*** Block opens ***

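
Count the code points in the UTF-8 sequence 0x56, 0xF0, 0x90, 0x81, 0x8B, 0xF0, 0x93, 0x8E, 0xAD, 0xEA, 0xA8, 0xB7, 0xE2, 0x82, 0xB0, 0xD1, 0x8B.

6

Byte at offset 0: 0x56 = 01010110 → 1-byte char (#1). Advance 1.
Byte at offset 1: 0xF0 = 11110000 → 4-byte char (#2). Advance 4.
Byte at offset 5: 0xF0 = 11110000 → 4-byte char (#3). Advance 4.
Byte at offset 9: 0xEA = 11101010 → 3-byte char (#4). Advance 3.
Byte at offset 12: 0xE2 = 11100010 → 3-byte char (#5). Advance 3.
Byte at offset 15: 0xD1 = 11010001 → 2-byte char (#6). Advance 2.
Reached end at offset 17 after 6 code points.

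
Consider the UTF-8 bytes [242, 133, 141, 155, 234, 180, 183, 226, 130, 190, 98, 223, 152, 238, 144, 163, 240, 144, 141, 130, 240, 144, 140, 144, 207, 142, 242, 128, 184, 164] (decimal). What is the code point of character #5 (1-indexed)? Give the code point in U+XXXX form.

U+07D8

Offset 0: leading byte 0xF2 = 11110010 → 4-byte char #1 = F2 85 8D 9B.
Offset 4: leading byte 0xEA = 11101010 → 3-byte char #2 = EA B4 B7.
Offset 7: leading byte 0xE2 = 11100010 → 3-byte char #3 = E2 82 BE.
Offset 10: leading byte 0x62 = 01100010 → 1-byte char #4 = 62.
Offset 11: leading byte 0xDF = 11011111 → 2-byte char #5 = DF 98.
Leading byte 0xDF = 11011111 matches 110xxxxx → 2-byte sequence.
Byte 1: 0xDF = 11011111, payload 11111 (5 bits).
Byte 2: 0x98 = 10011000 (10xxxxxx ✓), payload 011000.
Concatenate: 11111011000 = 0x7D8 (11 bits → U+07D8).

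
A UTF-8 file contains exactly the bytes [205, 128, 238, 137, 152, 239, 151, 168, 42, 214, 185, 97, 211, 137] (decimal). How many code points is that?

Byte at offset 0: 0xCD = 11001101 → 2-byte char (#1). Advance 2.
Byte at offset 2: 0xEE = 11101110 → 3-byte char (#2). Advance 3.
Byte at offset 5: 0xEF = 11101111 → 3-byte char (#3). Advance 3.
Byte at offset 8: 0x2A = 00101010 → 1-byte char (#4). Advance 1.
Byte at offset 9: 0xD6 = 11010110 → 2-byte char (#5). Advance 2.
Byte at offset 11: 0x61 = 01100001 → 1-byte char (#6). Advance 1.
Byte at offset 12: 0xD3 = 11010011 → 2-byte char (#7). Advance 2.
Reached end at offset 14 after 7 code points.

7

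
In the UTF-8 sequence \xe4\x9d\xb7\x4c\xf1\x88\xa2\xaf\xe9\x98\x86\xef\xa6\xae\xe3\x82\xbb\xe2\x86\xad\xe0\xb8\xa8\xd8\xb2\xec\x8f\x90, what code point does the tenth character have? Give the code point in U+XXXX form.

U+C3D0

Offset 0: leading byte 0xE4 = 11100100 → 3-byte char #1 = E4 9D B7.
Offset 3: leading byte 0x4C = 01001100 → 1-byte char #2 = 4C.
Offset 4: leading byte 0xF1 = 11110001 → 4-byte char #3 = F1 88 A2 AF.
Offset 8: leading byte 0xE9 = 11101001 → 3-byte char #4 = E9 98 86.
Offset 11: leading byte 0xEF = 11101111 → 3-byte char #5 = EF A6 AE.
Offset 14: leading byte 0xE3 = 11100011 → 3-byte char #6 = E3 82 BB.
Offset 17: leading byte 0xE2 = 11100010 → 3-byte char #7 = E2 86 AD.
Offset 20: leading byte 0xE0 = 11100000 → 3-byte char #8 = E0 B8 A8.
Offset 23: leading byte 0xD8 = 11011000 → 2-byte char #9 = D8 B2.
Offset 25: leading byte 0xEC = 11101100 → 3-byte char #10 = EC 8F 90.
Leading byte 0xEC = 11101100 matches 1110xxxx → 3-byte sequence.
Byte 1: 0xEC = 11101100, payload 1100 (4 bits).
Byte 2: 0x8F = 10001111 (10xxxxxx ✓), payload 001111.
Byte 3: 0x90 = 10010000 (10xxxxxx ✓), payload 010000.
Concatenate: 1100001111010000 = 0xC3D0 (16 bits → U+C3D0).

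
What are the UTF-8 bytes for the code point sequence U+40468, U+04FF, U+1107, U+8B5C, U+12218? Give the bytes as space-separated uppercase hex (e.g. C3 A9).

U+40468: 4-byte form → F1 80 91 A8.
U+04FF: 2-byte form → D3 BF.
U+1107: 3-byte form → E1 84 87.
U+8B5C: 3-byte form → E8 AD 9C.
U+12218: 4-byte form → F0 92 88 98.
Concatenated (16 bytes): F1 80 91 A8 D3 BF E1 84 87 E8 AD 9C F0 92 88 98.

F1 80 91 A8 D3 BF E1 84 87 E8 AD 9C F0 92 88 98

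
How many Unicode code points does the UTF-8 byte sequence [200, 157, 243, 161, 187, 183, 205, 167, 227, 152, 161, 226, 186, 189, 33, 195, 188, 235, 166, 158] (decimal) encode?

Byte at offset 0: 0xC8 = 11001000 → 2-byte char (#1). Advance 2.
Byte at offset 2: 0xF3 = 11110011 → 4-byte char (#2). Advance 4.
Byte at offset 6: 0xCD = 11001101 → 2-byte char (#3). Advance 2.
Byte at offset 8: 0xE3 = 11100011 → 3-byte char (#4). Advance 3.
Byte at offset 11: 0xE2 = 11100010 → 3-byte char (#5). Advance 3.
Byte at offset 14: 0x21 = 00100001 → 1-byte char (#6). Advance 1.
Byte at offset 15: 0xC3 = 11000011 → 2-byte char (#7). Advance 2.
Byte at offset 17: 0xEB = 11101011 → 3-byte char (#8). Advance 3.
Reached end at offset 20 after 8 code points.

8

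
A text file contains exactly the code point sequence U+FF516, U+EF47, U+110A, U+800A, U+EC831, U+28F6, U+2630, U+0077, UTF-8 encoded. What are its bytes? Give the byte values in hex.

U+FF516: 4-byte form → F3 BF 94 96.
U+EF47: 3-byte form → EE BD 87.
U+110A: 3-byte form → E1 84 8A.
U+800A: 3-byte form → E8 80 8A.
U+EC831: 4-byte form → F3 AC A0 B1.
U+28F6: 3-byte form → E2 A3 B6.
U+2630: 3-byte form → E2 98 B0.
U+0077: 1-byte form → 77.
Concatenated (24 bytes): F3 BF 94 96 EE BD 87 E1 84 8A E8 80 8A F3 AC A0 B1 E2 A3 B6 E2 98 B0 77.

F3 BF 94 96 EE BD 87 E1 84 8A E8 80 8A F3 AC A0 B1 E2 A3 B6 E2 98 B0 77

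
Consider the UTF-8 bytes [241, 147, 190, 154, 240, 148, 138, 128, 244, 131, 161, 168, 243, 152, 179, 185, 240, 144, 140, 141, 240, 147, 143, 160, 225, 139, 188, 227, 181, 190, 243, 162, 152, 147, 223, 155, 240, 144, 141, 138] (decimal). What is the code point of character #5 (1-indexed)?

U+1030D

Offset 0: leading byte 0xF1 = 11110001 → 4-byte char #1 = F1 93 BE 9A.
Offset 4: leading byte 0xF0 = 11110000 → 4-byte char #2 = F0 94 8A 80.
Offset 8: leading byte 0xF4 = 11110100 → 4-byte char #3 = F4 83 A1 A8.
Offset 12: leading byte 0xF3 = 11110011 → 4-byte char #4 = F3 98 B3 B9.
Offset 16: leading byte 0xF0 = 11110000 → 4-byte char #5 = F0 90 8C 8D.
Leading byte 0xF0 = 11110000 matches 11110xxx → 4-byte sequence.
Byte 1: 0xF0 = 11110000, payload 000 (3 bits).
Byte 2: 0x90 = 10010000 (10xxxxxx ✓), payload 010000.
Byte 3: 0x8C = 10001100 (10xxxxxx ✓), payload 001100.
Byte 4: 0x8D = 10001101 (10xxxxxx ✓), payload 001101.
Concatenate: 000010000001100001101 = 0x1030D (21 bits → U+1030D).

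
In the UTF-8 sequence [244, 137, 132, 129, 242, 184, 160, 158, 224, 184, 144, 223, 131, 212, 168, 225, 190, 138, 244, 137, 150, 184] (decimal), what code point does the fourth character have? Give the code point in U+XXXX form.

Offset 0: leading byte 0xF4 = 11110100 → 4-byte char #1 = F4 89 84 81.
Offset 4: leading byte 0xF2 = 11110010 → 4-byte char #2 = F2 B8 A0 9E.
Offset 8: leading byte 0xE0 = 11100000 → 3-byte char #3 = E0 B8 90.
Offset 11: leading byte 0xDF = 11011111 → 2-byte char #4 = DF 83.
Leading byte 0xDF = 11011111 matches 110xxxxx → 2-byte sequence.
Byte 1: 0xDF = 11011111, payload 11111 (5 bits).
Byte 2: 0x83 = 10000011 (10xxxxxx ✓), payload 000011.
Concatenate: 11111000011 = 0x7C3 (11 bits → U+07C3).

U+07C3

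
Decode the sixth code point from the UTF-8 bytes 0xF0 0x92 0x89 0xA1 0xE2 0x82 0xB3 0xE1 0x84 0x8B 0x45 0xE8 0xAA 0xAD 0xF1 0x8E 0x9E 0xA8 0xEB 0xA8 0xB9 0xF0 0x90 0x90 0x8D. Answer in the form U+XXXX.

U+4E7A8

Offset 0: leading byte 0xF0 = 11110000 → 4-byte char #1 = F0 92 89 A1.
Offset 4: leading byte 0xE2 = 11100010 → 3-byte char #2 = E2 82 B3.
Offset 7: leading byte 0xE1 = 11100001 → 3-byte char #3 = E1 84 8B.
Offset 10: leading byte 0x45 = 01000101 → 1-byte char #4 = 45.
Offset 11: leading byte 0xE8 = 11101000 → 3-byte char #5 = E8 AA AD.
Offset 14: leading byte 0xF1 = 11110001 → 4-byte char #6 = F1 8E 9E A8.
Leading byte 0xF1 = 11110001 matches 11110xxx → 4-byte sequence.
Byte 1: 0xF1 = 11110001, payload 001 (3 bits).
Byte 2: 0x8E = 10001110 (10xxxxxx ✓), payload 001110.
Byte 3: 0x9E = 10011110 (10xxxxxx ✓), payload 011110.
Byte 4: 0xA8 = 10101000 (10xxxxxx ✓), payload 101000.
Concatenate: 001001110011110101000 = 0x4E7A8 (21 bits → U+4E7A8).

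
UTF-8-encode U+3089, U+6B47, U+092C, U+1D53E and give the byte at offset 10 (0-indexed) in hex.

0x9D

U+3089 → 3-byte form E3 82 89 at offsets 0–2.
U+6B47 → 3-byte form E6 AD 87 at offsets 3–5.
U+092C → 3-byte form E0 A4 AC at offsets 6–8.
U+1D53E → 4-byte form F0 9D 94 BE at offsets 9–12.
Offset 10 falls in char 4's range; it's byte 2 of F0 9D 94 BE = 0x9D.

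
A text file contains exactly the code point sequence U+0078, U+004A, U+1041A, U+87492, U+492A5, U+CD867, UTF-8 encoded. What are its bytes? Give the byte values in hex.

U+0078: 1-byte form → 78.
U+004A: 1-byte form → 4A.
U+1041A: 4-byte form → F0 90 90 9A.
U+87492: 4-byte form → F2 87 92 92.
U+492A5: 4-byte form → F1 89 8A A5.
U+CD867: 4-byte form → F3 8D A1 A7.
Concatenated (18 bytes): 78 4A F0 90 90 9A F2 87 92 92 F1 89 8A A5 F3 8D A1 A7.

78 4A F0 90 90 9A F2 87 92 92 F1 89 8A A5 F3 8D A1 A7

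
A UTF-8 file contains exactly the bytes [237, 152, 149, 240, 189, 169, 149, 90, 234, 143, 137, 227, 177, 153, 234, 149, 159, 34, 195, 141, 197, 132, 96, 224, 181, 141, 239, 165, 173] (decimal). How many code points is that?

12

Byte at offset 0: 0xED = 11101101 → 3-byte char (#1). Advance 3.
Byte at offset 3: 0xF0 = 11110000 → 4-byte char (#2). Advance 4.
Byte at offset 7: 0x5A = 01011010 → 1-byte char (#3). Advance 1.
Byte at offset 8: 0xEA = 11101010 → 3-byte char (#4). Advance 3.
Byte at offset 11: 0xE3 = 11100011 → 3-byte char (#5). Advance 3.
Byte at offset 14: 0xEA = 11101010 → 3-byte char (#6). Advance 3.
Byte at offset 17: 0x22 = 00100010 → 1-byte char (#7). Advance 1.
Byte at offset 18: 0xC3 = 11000011 → 2-byte char (#8). Advance 2.
Byte at offset 20: 0xC5 = 11000101 → 2-byte char (#9). Advance 2.
Byte at offset 22: 0x60 = 01100000 → 1-byte char (#10). Advance 1.
Byte at offset 23: 0xE0 = 11100000 → 3-byte char (#11). Advance 3.
Byte at offset 26: 0xEF = 11101111 → 3-byte char (#12). Advance 3.
Reached end at offset 29 after 12 code points.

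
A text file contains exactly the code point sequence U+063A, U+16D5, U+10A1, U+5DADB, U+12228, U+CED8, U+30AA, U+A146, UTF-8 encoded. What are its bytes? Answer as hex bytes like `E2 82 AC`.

D8 BA E1 9B 95 E1 82 A1 F1 9D AB 9B F0 92 88 A8 EC BB 98 E3 82 AA EA 85 86

U+063A: 2-byte form → D8 BA.
U+16D5: 3-byte form → E1 9B 95.
U+10A1: 3-byte form → E1 82 A1.
U+5DADB: 4-byte form → F1 9D AB 9B.
U+12228: 4-byte form → F0 92 88 A8.
U+CED8: 3-byte form → EC BB 98.
U+30AA: 3-byte form → E3 82 AA.
U+A146: 3-byte form → EA 85 86.
Concatenated (25 bytes): D8 BA E1 9B 95 E1 82 A1 F1 9D AB 9B F0 92 88 A8 EC BB 98 E3 82 AA EA 85 86.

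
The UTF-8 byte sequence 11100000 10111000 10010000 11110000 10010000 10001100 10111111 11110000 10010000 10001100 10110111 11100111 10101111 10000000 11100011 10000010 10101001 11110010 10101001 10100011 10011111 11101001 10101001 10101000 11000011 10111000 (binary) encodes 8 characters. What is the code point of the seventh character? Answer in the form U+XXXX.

U+9A68

Offset 0: leading byte 0xE0 = 11100000 → 3-byte char #1 = E0 B8 90.
Offset 3: leading byte 0xF0 = 11110000 → 4-byte char #2 = F0 90 8C BF.
Offset 7: leading byte 0xF0 = 11110000 → 4-byte char #3 = F0 90 8C B7.
Offset 11: leading byte 0xE7 = 11100111 → 3-byte char #4 = E7 AF 80.
Offset 14: leading byte 0xE3 = 11100011 → 3-byte char #5 = E3 82 A9.
Offset 17: leading byte 0xF2 = 11110010 → 4-byte char #6 = F2 A9 A3 9F.
Offset 21: leading byte 0xE9 = 11101001 → 3-byte char #7 = E9 A9 A8.
Leading byte 0xE9 = 11101001 matches 1110xxxx → 3-byte sequence.
Byte 1: 0xE9 = 11101001, payload 1001 (4 bits).
Byte 2: 0xA9 = 10101001 (10xxxxxx ✓), payload 101001.
Byte 3: 0xA8 = 10101000 (10xxxxxx ✓), payload 101000.
Concatenate: 1001101001101000 = 0x9A68 (16 bits → U+9A68).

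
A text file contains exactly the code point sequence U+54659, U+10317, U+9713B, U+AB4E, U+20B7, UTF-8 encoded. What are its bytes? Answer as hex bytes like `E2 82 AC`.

F1 94 99 99 F0 90 8C 97 F2 97 84 BB EA AD 8E E2 82 B7

U+54659: 4-byte form → F1 94 99 99.
U+10317: 4-byte form → F0 90 8C 97.
U+9713B: 4-byte form → F2 97 84 BB.
U+AB4E: 3-byte form → EA AD 8E.
U+20B7: 3-byte form → E2 82 B7.
Concatenated (18 bytes): F1 94 99 99 F0 90 8C 97 F2 97 84 BB EA AD 8E E2 82 B7.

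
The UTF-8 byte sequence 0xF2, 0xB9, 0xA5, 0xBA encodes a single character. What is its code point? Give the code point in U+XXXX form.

U+B997A

Leading byte 0xF2 = 11110010 matches 11110xxx → 4-byte sequence.
Byte 1: 0xF2 = 11110010, payload 010 (3 bits).
Byte 2: 0xB9 = 10111001 (10xxxxxx ✓), payload 111001.
Byte 3: 0xA5 = 10100101 (10xxxxxx ✓), payload 100101.
Byte 4: 0xBA = 10111010 (10xxxxxx ✓), payload 111010.
Concatenate: 010111001100101111010 = 0xB997A (21 bits → U+B997A).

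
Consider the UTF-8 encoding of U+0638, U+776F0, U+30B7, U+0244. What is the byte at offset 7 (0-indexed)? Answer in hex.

0x82

U+0638 → 2-byte form D8 B8 at offsets 0–1.
U+776F0 → 4-byte form F1 B7 9B B0 at offsets 2–5.
U+30B7 → 3-byte form E3 82 B7 at offsets 6–8.
Offset 7 falls in char 3's range; it's byte 2 of E3 82 B7 = 0x82.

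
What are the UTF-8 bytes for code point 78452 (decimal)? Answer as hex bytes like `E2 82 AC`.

U+13274 = 0x13274 = 78452 decimal. In range U+10000–U+10FFFF → 4-byte form: 11110xxx 10xxxxxx 10xxxxxx 10xxxxxx.
Binary (21 bits): 000010011001001110100.
Split 3+6+6+6: 000 | 010011 | 001001 | 110100.
Byte 1: 11110000 = 0xF0.
Byte 2: 10010011 = 0x93.
Byte 3: 10001001 = 0x89.
Byte 4: 10110100 = 0xB4.

F0 93 89 B4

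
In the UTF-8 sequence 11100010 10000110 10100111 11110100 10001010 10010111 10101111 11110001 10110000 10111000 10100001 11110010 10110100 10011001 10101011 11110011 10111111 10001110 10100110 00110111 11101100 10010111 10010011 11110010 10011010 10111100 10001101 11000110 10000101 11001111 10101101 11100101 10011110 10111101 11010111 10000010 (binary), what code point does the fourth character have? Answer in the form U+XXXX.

U+B466B

Offset 0: leading byte 0xE2 = 11100010 → 3-byte char #1 = E2 86 A7.
Offset 3: leading byte 0xF4 = 11110100 → 4-byte char #2 = F4 8A 97 AF.
Offset 7: leading byte 0xF1 = 11110001 → 4-byte char #3 = F1 B0 B8 A1.
Offset 11: leading byte 0xF2 = 11110010 → 4-byte char #4 = F2 B4 99 AB.
Leading byte 0xF2 = 11110010 matches 11110xxx → 4-byte sequence.
Byte 1: 0xF2 = 11110010, payload 010 (3 bits).
Byte 2: 0xB4 = 10110100 (10xxxxxx ✓), payload 110100.
Byte 3: 0x99 = 10011001 (10xxxxxx ✓), payload 011001.
Byte 4: 0xAB = 10101011 (10xxxxxx ✓), payload 101011.
Concatenate: 010110100011001101011 = 0xB466B (21 bits → U+B466B).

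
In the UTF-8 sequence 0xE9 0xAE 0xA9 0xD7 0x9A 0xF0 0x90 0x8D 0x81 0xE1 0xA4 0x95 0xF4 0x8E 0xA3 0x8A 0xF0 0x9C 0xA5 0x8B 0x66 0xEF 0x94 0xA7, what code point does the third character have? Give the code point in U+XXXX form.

U+10341

Offset 0: leading byte 0xE9 = 11101001 → 3-byte char #1 = E9 AE A9.
Offset 3: leading byte 0xD7 = 11010111 → 2-byte char #2 = D7 9A.
Offset 5: leading byte 0xF0 = 11110000 → 4-byte char #3 = F0 90 8D 81.
Leading byte 0xF0 = 11110000 matches 11110xxx → 4-byte sequence.
Byte 1: 0xF0 = 11110000, payload 000 (3 bits).
Byte 2: 0x90 = 10010000 (10xxxxxx ✓), payload 010000.
Byte 3: 0x8D = 10001101 (10xxxxxx ✓), payload 001101.
Byte 4: 0x81 = 10000001 (10xxxxxx ✓), payload 000001.
Concatenate: 000010000001101000001 = 0x10341 (21 bits → U+10341).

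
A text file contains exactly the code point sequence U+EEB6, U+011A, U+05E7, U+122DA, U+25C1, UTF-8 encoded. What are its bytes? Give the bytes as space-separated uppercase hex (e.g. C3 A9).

EE BA B6 C4 9A D7 A7 F0 92 8B 9A E2 97 81

U+EEB6: 3-byte form → EE BA B6.
U+011A: 2-byte form → C4 9A.
U+05E7: 2-byte form → D7 A7.
U+122DA: 4-byte form → F0 92 8B 9A.
U+25C1: 3-byte form → E2 97 81.
Concatenated (14 bytes): EE BA B6 C4 9A D7 A7 F0 92 8B 9A E2 97 81.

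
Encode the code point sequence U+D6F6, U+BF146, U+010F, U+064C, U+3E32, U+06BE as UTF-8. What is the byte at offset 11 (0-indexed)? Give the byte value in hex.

U+D6F6 → 3-byte form ED 9B B6 at offsets 0–2.
U+BF146 → 4-byte form F2 BF 85 86 at offsets 3–6.
U+010F → 2-byte form C4 8F at offsets 7–8.
U+064C → 2-byte form D9 8C at offsets 9–10.
U+3E32 → 3-byte form E3 B8 B2 at offsets 11–13.
Offset 11 falls in char 5's range; it's byte 1 of E3 B8 B2 = 0xE3.

0xE3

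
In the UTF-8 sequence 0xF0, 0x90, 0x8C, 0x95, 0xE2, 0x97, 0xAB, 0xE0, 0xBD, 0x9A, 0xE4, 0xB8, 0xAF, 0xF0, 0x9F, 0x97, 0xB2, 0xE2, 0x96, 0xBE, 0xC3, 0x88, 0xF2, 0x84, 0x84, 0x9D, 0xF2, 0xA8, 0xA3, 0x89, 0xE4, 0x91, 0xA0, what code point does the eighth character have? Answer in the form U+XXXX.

Offset 0: leading byte 0xF0 = 11110000 → 4-byte char #1 = F0 90 8C 95.
Offset 4: leading byte 0xE2 = 11100010 → 3-byte char #2 = E2 97 AB.
Offset 7: leading byte 0xE0 = 11100000 → 3-byte char #3 = E0 BD 9A.
Offset 10: leading byte 0xE4 = 11100100 → 3-byte char #4 = E4 B8 AF.
Offset 13: leading byte 0xF0 = 11110000 → 4-byte char #5 = F0 9F 97 B2.
Offset 17: leading byte 0xE2 = 11100010 → 3-byte char #6 = E2 96 BE.
Offset 20: leading byte 0xC3 = 11000011 → 2-byte char #7 = C3 88.
Offset 22: leading byte 0xF2 = 11110010 → 4-byte char #8 = F2 84 84 9D.
Leading byte 0xF2 = 11110010 matches 11110xxx → 4-byte sequence.
Byte 1: 0xF2 = 11110010, payload 010 (3 bits).
Byte 2: 0x84 = 10000100 (10xxxxxx ✓), payload 000100.
Byte 3: 0x84 = 10000100 (10xxxxxx ✓), payload 000100.
Byte 4: 0x9D = 10011101 (10xxxxxx ✓), payload 011101.
Concatenate: 010000100000100011101 = 0x8411D (21 bits → U+8411D).

U+8411D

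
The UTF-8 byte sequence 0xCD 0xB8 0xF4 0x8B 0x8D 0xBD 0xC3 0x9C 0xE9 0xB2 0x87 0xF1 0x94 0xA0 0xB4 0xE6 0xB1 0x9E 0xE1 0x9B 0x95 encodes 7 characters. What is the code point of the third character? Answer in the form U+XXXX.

Offset 0: leading byte 0xCD = 11001101 → 2-byte char #1 = CD B8.
Offset 2: leading byte 0xF4 = 11110100 → 4-byte char #2 = F4 8B 8D BD.
Offset 6: leading byte 0xC3 = 11000011 → 2-byte char #3 = C3 9C.
Leading byte 0xC3 = 11000011 matches 110xxxxx → 2-byte sequence.
Byte 1: 0xC3 = 11000011, payload 00011 (5 bits).
Byte 2: 0x9C = 10011100 (10xxxxxx ✓), payload 011100.
Concatenate: 00011011100 = 0xDC (11 bits → U+00DC).

U+00DC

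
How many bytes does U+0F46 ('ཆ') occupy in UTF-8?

3

U+0F46 = 0xF46. UTF-8 uses 1 byte below 0x80, 2 below 0x800, 3 below 0x10000, 4 up to 0x10FFFF. 0xF46 is in U+0800–U+FFFF → 3 bytes.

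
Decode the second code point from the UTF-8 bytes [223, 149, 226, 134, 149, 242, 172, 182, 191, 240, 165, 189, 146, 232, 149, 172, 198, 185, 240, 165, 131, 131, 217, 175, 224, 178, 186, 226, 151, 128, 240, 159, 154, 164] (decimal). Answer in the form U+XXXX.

Offset 0: leading byte 0xDF = 11011111 → 2-byte char #1 = DF 95.
Offset 2: leading byte 0xE2 = 11100010 → 3-byte char #2 = E2 86 95.
Leading byte 0xE2 = 11100010 matches 1110xxxx → 3-byte sequence.
Byte 1: 0xE2 = 11100010, payload 0010 (4 bits).
Byte 2: 0x86 = 10000110 (10xxxxxx ✓), payload 000110.
Byte 3: 0x95 = 10010101 (10xxxxxx ✓), payload 010101.
Concatenate: 0010000110010101 = 0x2195 (16 bits → U+2195).

U+2195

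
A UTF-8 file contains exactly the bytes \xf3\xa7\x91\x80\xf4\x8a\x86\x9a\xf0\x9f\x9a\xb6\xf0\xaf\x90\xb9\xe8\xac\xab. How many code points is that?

Byte at offset 0: 0xF3 = 11110011 → 4-byte char (#1). Advance 4.
Byte at offset 4: 0xF4 = 11110100 → 4-byte char (#2). Advance 4.
Byte at offset 8: 0xF0 = 11110000 → 4-byte char (#3). Advance 4.
Byte at offset 12: 0xF0 = 11110000 → 4-byte char (#4). Advance 4.
Byte at offset 16: 0xE8 = 11101000 → 3-byte char (#5). Advance 3.
Reached end at offset 19 after 5 code points.

5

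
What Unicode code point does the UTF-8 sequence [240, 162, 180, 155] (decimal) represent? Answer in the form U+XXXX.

Leading byte 0xF0 = 11110000 matches 11110xxx → 4-byte sequence.
Byte 1: 0xF0 = 11110000, payload 000 (3 bits).
Byte 2: 0xA2 = 10100010 (10xxxxxx ✓), payload 100010.
Byte 3: 0xB4 = 10110100 (10xxxxxx ✓), payload 110100.
Byte 4: 0x9B = 10011011 (10xxxxxx ✓), payload 011011.
Concatenate: 000100010110100011011 = 0x22D1B (21 bits → U+22D1B).

U+22D1B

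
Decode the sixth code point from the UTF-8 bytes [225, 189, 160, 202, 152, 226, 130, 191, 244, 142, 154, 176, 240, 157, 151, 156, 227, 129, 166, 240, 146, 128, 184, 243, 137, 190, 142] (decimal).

Offset 0: leading byte 0xE1 = 11100001 → 3-byte char #1 = E1 BD A0.
Offset 3: leading byte 0xCA = 11001010 → 2-byte char #2 = CA 98.
Offset 5: leading byte 0xE2 = 11100010 → 3-byte char #3 = E2 82 BF.
Offset 8: leading byte 0xF4 = 11110100 → 4-byte char #4 = F4 8E 9A B0.
Offset 12: leading byte 0xF0 = 11110000 → 4-byte char #5 = F0 9D 97 9C.
Offset 16: leading byte 0xE3 = 11100011 → 3-byte char #6 = E3 81 A6.
Leading byte 0xE3 = 11100011 matches 1110xxxx → 3-byte sequence.
Byte 1: 0xE3 = 11100011, payload 0011 (4 bits).
Byte 2: 0x81 = 10000001 (10xxxxxx ✓), payload 000001.
Byte 3: 0xA6 = 10100110 (10xxxxxx ✓), payload 100110.
Concatenate: 0011000001100110 = 0x3066 (16 bits → U+3066).

U+3066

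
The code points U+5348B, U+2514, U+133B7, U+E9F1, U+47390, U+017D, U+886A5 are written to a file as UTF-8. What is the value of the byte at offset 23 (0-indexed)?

U+5348B → 4-byte form F1 93 92 8B at offsets 0–3.
U+2514 → 3-byte form E2 94 94 at offsets 4–6.
U+133B7 → 4-byte form F0 93 8E B7 at offsets 7–10.
U+E9F1 → 3-byte form EE A7 B1 at offsets 11–13.
U+47390 → 4-byte form F1 87 8E 90 at offsets 14–17.
U+017D → 2-byte form C5 BD at offsets 18–19.
U+886A5 → 4-byte form F2 88 9A A5 at offsets 20–23.
Offset 23 falls in char 7's range; it's byte 4 of F2 88 9A A5 = 0xA5.

0xA5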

*** Block closes ***

> ASSIGNMENT
The exact lines from the one containing "offset 23 (0-indexed)?" through the end of the listing above are the expected output; include nothing else.

> REPLY
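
The code points U+5348B, U+2514, U+133B7, U+E9F1, U+47390, U+017D, U+886A5 are written to a file as UTF-8. What is the value of the byte at offset 23 (0-indexed)?

U+5348B → 4-byte form F1 93 92 8B at offsets 0–3.
U+2514 → 3-byte form E2 94 94 at offsets 4–6.
U+133B7 → 4-byte form F0 93 8E B7 at offsets 7–10.
U+E9F1 → 3-byte form EE A7 B1 at offsets 11–13.
U+47390 → 4-byte form F1 87 8E 90 at offsets 14–17.
U+017D → 2-byte form C5 BD at offsets 18–19.
U+886A5 → 4-byte form F2 88 9A A5 at offsets 20–23.
Offset 23 falls in char 7's range; it's byte 4 of F2 88 9A A5 = 0xA5.

0xA5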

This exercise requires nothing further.